Give again, unchanged, the line that contains "For a core porewater" together with every line that follows it until the entries end.
*** RECORDS FOR PROCESSING ***
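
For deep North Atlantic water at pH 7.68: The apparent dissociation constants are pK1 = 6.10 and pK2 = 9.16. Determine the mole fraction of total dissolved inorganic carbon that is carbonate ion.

α₂ = 1 / (1 + [H⁺]/K2 + [H⁺]²/(K1K2)) = 1 / (1 + 10^+1.48 + 10^-0.10)
   = 1 / (1 + 30.200 + 0.79433) = 1/31.994 = 0.03126

α₂ = 0.0313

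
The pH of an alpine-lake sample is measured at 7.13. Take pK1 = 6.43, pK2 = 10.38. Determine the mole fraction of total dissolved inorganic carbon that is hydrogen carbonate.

α₁ = 1 / (1 + [H⁺]/K1 + K2/[H⁺]) = 1 / (1 + 10^-0.70 + 10^-3.25)
   = 1 / (1 + 0.19953 + 0.00056234) = 1/1.2001 = 0.8333

α₁ = 0.833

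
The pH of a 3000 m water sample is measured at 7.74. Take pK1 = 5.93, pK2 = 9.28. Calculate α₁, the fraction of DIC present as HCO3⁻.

α₁ = 0.958

α₁ = 1 / (1 + [H⁺]/K1 + K2/[H⁺]) = 1 / (1 + 10^-1.81 + 10^-1.54)
   = 1 / (1 + 0.015488 + 0.028840) = 1/1.0443 = 0.9576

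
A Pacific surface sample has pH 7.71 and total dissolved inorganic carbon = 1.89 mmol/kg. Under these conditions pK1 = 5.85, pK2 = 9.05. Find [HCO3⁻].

[HCO3⁻] = 1.78 mmol/kg

α₁ = 1 / (1 + [H⁺]/K1 + K2/[H⁺]) = 1 / (1 + 10^-1.86 + 10^-1.34)
   = 1 / (1 + 0.013804 + 0.045709) = 1/1.0595 = 0.9438
[HCO3⁻] = α₁ × DIC = 0.9438 × 1.89 = 1.78 mmol/kg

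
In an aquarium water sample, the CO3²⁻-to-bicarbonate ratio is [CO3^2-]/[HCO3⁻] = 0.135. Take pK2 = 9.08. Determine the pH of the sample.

pH = 8.21

From K2 = [H⁺][CO3^2-]/[HCO3⁻]:  pH = pK2 + log₁₀([CO3^2-]/[HCO3⁻])
log₁₀(0.135) = -0.870
pH = 9.08 + (-0.870) = 8.21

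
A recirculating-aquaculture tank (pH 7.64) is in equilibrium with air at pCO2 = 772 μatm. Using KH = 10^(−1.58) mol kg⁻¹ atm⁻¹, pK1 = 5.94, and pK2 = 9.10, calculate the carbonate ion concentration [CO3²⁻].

[CO2*] = KH · pCO2 = 10^(−1.58) × 772×10^-6 = 2.031×10^-5 mol/kg
α₀ = 1/(1 + K1/[H⁺] + K1K2/[H⁺]²) = 1/(1 + 10^+1.70 + 10^+0.24) = 0.01892
DIC = [CO2*]/α₀ = 2.031×10^-5 / 0.01892 = 1.073 mmol/kg
[CO3²⁻] = α₂·DIC; α₂ = 0.03288, so [CO3²⁻] = 0.03288 × 1.073 = 0.0353 mmol/kg

[CO3²⁻] = 0.0353 mmol/kg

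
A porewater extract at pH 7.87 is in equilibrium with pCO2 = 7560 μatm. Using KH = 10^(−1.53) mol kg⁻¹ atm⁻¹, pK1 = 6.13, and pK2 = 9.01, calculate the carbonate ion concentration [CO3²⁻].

[CO2*] = KH · pCO2 = 10^(−1.53) × 7560×10^-6 = 2.231×10^-4 mol/kg
α₀ = 1/(1 + K1/[H⁺] + K1K2/[H⁺]²) = 1/(1 + 10^+1.74 + 10^+0.60) = 0.01668
DIC = [CO2*]/α₀ = 2.231×10^-4 / 0.01668 = 13.37 mmol/kg
[CO3²⁻] = α₂·DIC; α₂ = 0.06642, so [CO3²⁻] = 0.06642 × 13.37 = 0.888 mmol/kg

[CO3²⁻] = 0.888 mmol/kg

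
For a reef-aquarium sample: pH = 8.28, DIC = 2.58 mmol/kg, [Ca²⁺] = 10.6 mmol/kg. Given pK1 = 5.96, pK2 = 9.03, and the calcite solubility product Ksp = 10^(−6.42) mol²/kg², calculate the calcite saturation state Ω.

α₂ = 1 / (1 + [H⁺]/K2 + [H⁺]²/(K1K2)) = 1 / (1 + 10^+0.75 + 10^-1.57)
   = 1 / (1 + 5.6234 + 0.026915) = 1/6.6503 = 0.1504
[CO3²⁻] = α₂ × DIC = 0.1504 × 2.58 = 0.3880 mmol/kg
Ksp = 10^(−6.42) = 3.802×10^-7
Ω = [Ca²⁺][CO3²⁻]/Ksp = (10.6×10^-3)(3.880×10^-4) / 3.802×10^-7 = 10.8

Ω = 10.8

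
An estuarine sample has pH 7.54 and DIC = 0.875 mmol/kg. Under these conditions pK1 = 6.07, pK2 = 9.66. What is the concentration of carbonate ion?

[CO3²⁻] = 6.37 μmol/kg

α₂ = 1 / (1 + [H⁺]/K2 + [H⁺]²/(K1K2)) = 1 / (1 + 10^+2.12 + 10^+0.65)
   = 1 / (1 + 131.83 + 4.4668) = 1/137.29 = 0.007284
[CO3²⁻] = α₂ × DIC = 0.007284 × 0.875 = 0.00637 mmol/kg = 6.37 μmol/kg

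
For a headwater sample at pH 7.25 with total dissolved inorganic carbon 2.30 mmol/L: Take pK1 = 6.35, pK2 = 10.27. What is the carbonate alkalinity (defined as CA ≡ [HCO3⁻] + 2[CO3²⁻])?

CA = 2.04 mmol/L

CA = [HCO3⁻] + 2[CO3²⁻] = (α₁ + 2α₂)·DIC
At pH 7.25: [H⁺]/K1 = 10^-0.90 = 0.12589, K2/[H⁺] = 10^-3.02 = 0.00095499
α₁ = 1/(1 + 0.12589 + 0.00095499) = 1/1.1268 = 0.8874; α₂ = α₁·K2/[H⁺] = 0.0008475
α₁ + 2α₂ = 0.8891
CA = 0.8891 × 2.30 = 2.04 mmol/L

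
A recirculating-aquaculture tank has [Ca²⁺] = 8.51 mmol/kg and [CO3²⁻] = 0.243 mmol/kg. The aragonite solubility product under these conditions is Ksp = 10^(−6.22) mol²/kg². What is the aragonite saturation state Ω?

Ω = 3.43

Ksp = 10^(−6.22) = 6.026×10^-7
Ω = [Ca²⁺][CO3²⁻]/Ksp = (8.51×10^-3)(0.243×10^-3) / 6.026×10^-7 = 3.43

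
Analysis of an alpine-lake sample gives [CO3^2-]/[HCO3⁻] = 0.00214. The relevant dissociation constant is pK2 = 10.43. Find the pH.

From K2 = [H⁺][CO3^2-]/[HCO3⁻]:  pH = pK2 + log₁₀([CO3^2-]/[HCO3⁻])
log₁₀(0.00214) = -2.670
pH = 10.43 + (-2.670) = 7.76

pH = 7.76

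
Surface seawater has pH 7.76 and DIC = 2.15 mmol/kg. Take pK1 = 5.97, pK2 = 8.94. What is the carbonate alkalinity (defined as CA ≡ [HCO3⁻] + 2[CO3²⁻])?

CA = 2.25 mmol/kg

CA = [HCO3⁻] + 2[CO3²⁻] = (α₁ + 2α₂)·DIC
At pH 7.76: [H⁺]/K1 = 10^-1.79 = 0.016218, K2/[H⁺] = 10^-1.18 = 0.066069
α₁ = 1/(1 + 0.016218 + 0.066069) = 1/1.0823 = 0.9240; α₂ = α₁·K2/[H⁺] = 0.06105
α₁ + 2α₂ = 1.0461
CA = 1.0461 × 2.15 = 2.25 mmol/kg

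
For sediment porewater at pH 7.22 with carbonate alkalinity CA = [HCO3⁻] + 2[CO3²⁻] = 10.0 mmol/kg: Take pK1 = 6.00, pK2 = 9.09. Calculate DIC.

CA = [HCO3⁻] + 2[CO3²⁻] = (α₁ + 2α₂)·DIC
At pH 7.22: [H⁺]/K1 = 10^-1.22 = 0.060256, K2/[H⁺] = 10^-1.87 = 0.013490
α₁ = 1/(1 + 0.060256 + 0.013490) = 1/1.0737 = 0.9313; α₂ = α₁·K2/[H⁺] = 0.01256
α₁ + 2α₂ = 0.9564
DIC = CA / (α₁ + 2α₂) = 10.0 / 0.9564 = 10.5 mmol/kg

DIC = 10.5 mmol/kg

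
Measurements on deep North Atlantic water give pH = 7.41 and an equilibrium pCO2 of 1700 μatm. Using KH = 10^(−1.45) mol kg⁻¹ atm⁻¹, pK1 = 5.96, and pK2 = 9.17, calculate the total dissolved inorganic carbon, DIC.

[CO2*] = KH · pCO2 = 10^(−1.45) × 1700×10^-6 = 6.032×10^-5 mol/kg
α₀ = 1/(1 + K1/[H⁺] + K1K2/[H⁺]²) = 1/(1 + 10^+1.45 + 10^-0.31) = 0.03370
DIC = [CO2*]/α₀ = 6.032×10^-5 / 0.03370 = 1.79 mmol/kg

DIC = 1.79 mmol/kg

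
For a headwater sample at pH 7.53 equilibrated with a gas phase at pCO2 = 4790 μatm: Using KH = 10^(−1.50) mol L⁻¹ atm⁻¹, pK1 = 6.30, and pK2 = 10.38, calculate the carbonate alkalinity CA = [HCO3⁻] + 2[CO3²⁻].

CA = 2.58 mmol/L

[CO2*] = KH · pCO2 = 10^(−1.50) × 4790×10^-6 = 1.515×10^-4 mol/L
α₀ = 1/(1 + K1/[H⁺] + K1K2/[H⁺]²) = 1/(1 + 10^+1.23 + 10^-1.62) = 0.05554
DIC = [CO2*]/α₀ = 1.515×10^-4 / 0.05554 = 2.727 mmol/L
CA = (α₁ + 2α₂)·DIC = (0.9431 + 2×0.001332) × 2.727 = 2.58 mmol/L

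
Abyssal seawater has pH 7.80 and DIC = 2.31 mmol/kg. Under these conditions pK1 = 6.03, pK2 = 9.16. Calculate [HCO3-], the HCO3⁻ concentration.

[HCO3⁻] = 2.18 mmol/kg

α₁ = 1 / (1 + [H⁺]/K1 + K2/[H⁺]) = 1 / (1 + 10^-1.77 + 10^-1.36)
   = 1 / (1 + 0.016982 + 0.043652) = 1/1.0606 = 0.9428
[HCO3⁻] = α₁ × DIC = 0.9428 × 2.31 = 2.18 mmol/kg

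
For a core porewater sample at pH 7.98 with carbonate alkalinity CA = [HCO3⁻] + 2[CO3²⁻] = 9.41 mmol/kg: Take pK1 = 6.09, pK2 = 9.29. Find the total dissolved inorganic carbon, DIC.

DIC = 9.10 mmol/kg

CA = [HCO3⁻] + 2[CO3²⁻] = (α₁ + 2α₂)·DIC
At pH 7.98: [H⁺]/K1 = 10^-1.89 = 0.012882, K2/[H⁺] = 10^-1.31 = 0.048978
α₁ = 1/(1 + 0.012882 + 0.048978) = 1/1.0619 = 0.9417; α₂ = α₁·K2/[H⁺] = 0.04612
α₁ + 2α₂ = 1.0340
DIC = CA / (α₁ + 2α₂) = 9.41 / 1.0340 = 9.10 mmol/kg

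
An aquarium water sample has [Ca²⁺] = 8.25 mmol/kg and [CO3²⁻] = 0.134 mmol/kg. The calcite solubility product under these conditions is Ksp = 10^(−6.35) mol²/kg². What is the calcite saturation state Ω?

Ω = 2.47

Ksp = 10^(−6.35) = 4.467×10^-7
Ω = [Ca²⁺][CO3²⁻]/Ksp = (8.25×10^-3)(0.134×10^-3) / 4.467×10^-7 = 2.47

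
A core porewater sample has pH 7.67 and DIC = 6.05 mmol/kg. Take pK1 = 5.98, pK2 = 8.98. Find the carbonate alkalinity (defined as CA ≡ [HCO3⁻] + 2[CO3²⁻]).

CA = 6.21 mmol/kg

CA = [HCO3⁻] + 2[CO3²⁻] = (α₁ + 2α₂)·DIC
At pH 7.67: [H⁺]/K1 = 10^-1.69 = 0.020417, K2/[H⁺] = 10^-1.31 = 0.048978
α₁ = 1/(1 + 0.020417 + 0.048978) = 1/1.0694 = 0.9351; α₂ = α₁·K2/[H⁺] = 0.04580
α₁ + 2α₂ = 1.0267
CA = 1.0267 × 6.05 = 6.21 mmol/kg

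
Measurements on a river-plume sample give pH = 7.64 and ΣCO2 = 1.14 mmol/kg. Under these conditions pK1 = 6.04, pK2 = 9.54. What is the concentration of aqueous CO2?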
*** End of RECORDS FOR PROCESSING ***
> _TASK RESPONSE_:
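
For a core porewater sample at pH 7.98 with carbonate alkalinity CA = [HCO3⁻] + 2[CO3²⁻] = 9.41 mmol/kg: Take pK1 = 6.09, pK2 = 9.29. Find the total dissolved inorganic carbon, DIC.

DIC = 9.10 mmol/kg

CA = [HCO3⁻] + 2[CO3²⁻] = (α₁ + 2α₂)·DIC
At pH 7.98: [H⁺]/K1 = 10^-1.89 = 0.012882, K2/[H⁺] = 10^-1.31 = 0.048978
α₁ = 1/(1 + 0.012882 + 0.048978) = 1/1.0619 = 0.9417; α₂ = α₁·K2/[H⁺] = 0.04612
α₁ + 2α₂ = 1.0340
DIC = CA / (α₁ + 2α₂) = 9.41 / 1.0340 = 9.10 mmol/kg

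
An aquarium water sample has [Ca²⁺] = 8.25 mmol/kg and [CO3²⁻] = 0.134 mmol/kg. The calcite solubility product under these conditions is Ksp = 10^(−6.35) mol²/kg². What is the calcite saturation state Ω?

Ω = 2.47

Ksp = 10^(−6.35) = 4.467×10^-7
Ω = [Ca²⁺][CO3²⁻]/Ksp = (8.25×10^-3)(0.134×10^-3) / 4.467×10^-7 = 2.47

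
A core porewater sample has pH 7.67 and DIC = 6.05 mmol/kg. Take pK1 = 5.98, pK2 = 8.98. Find the carbonate alkalinity (defined as CA ≡ [HCO3⁻] + 2[CO3²⁻]).

CA = 6.21 mmol/kg

CA = [HCO3⁻] + 2[CO3²⁻] = (α₁ + 2α₂)·DIC
At pH 7.67: [H⁺]/K1 = 10^-1.69 = 0.020417, K2/[H⁺] = 10^-1.31 = 0.048978
α₁ = 1/(1 + 0.020417 + 0.048978) = 1/1.0694 = 0.9351; α₂ = α₁·K2/[H⁺] = 0.04580
α₁ + 2α₂ = 1.0267
CA = 1.0267 × 6.05 = 6.21 mmol/kg

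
Measurements on a river-plume sample give pH = 7.64 and ΣCO2 = 1.14 mmol/kg. Under these conditions pK1 = 6.04, pK2 = 9.54. What is the concentration of aqueous CO2?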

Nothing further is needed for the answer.